#### About this exercise:
Write the data out verbatim.

[[ Data extracts open ]]

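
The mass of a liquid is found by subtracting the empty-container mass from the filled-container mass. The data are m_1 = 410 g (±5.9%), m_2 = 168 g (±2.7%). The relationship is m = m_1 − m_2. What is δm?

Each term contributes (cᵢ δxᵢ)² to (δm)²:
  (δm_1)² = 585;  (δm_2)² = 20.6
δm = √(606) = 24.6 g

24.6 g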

[[ Data extracts closed ]]

#### Written solution:
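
The mass of a liquid is found by subtracting the empty-container mass from the filled-container mass. The data are m_1 = 410 g (±5.9%), m_2 = 168 g (±2.7%). The relationship is m = m_1 − m_2. What is δm?

Each term contributes (cᵢ δxᵢ)² to (δm)²:
  (δm_1)² = 585;  (δm_2)² = 20.6
δm = √(606) = 24.6 g

24.6 g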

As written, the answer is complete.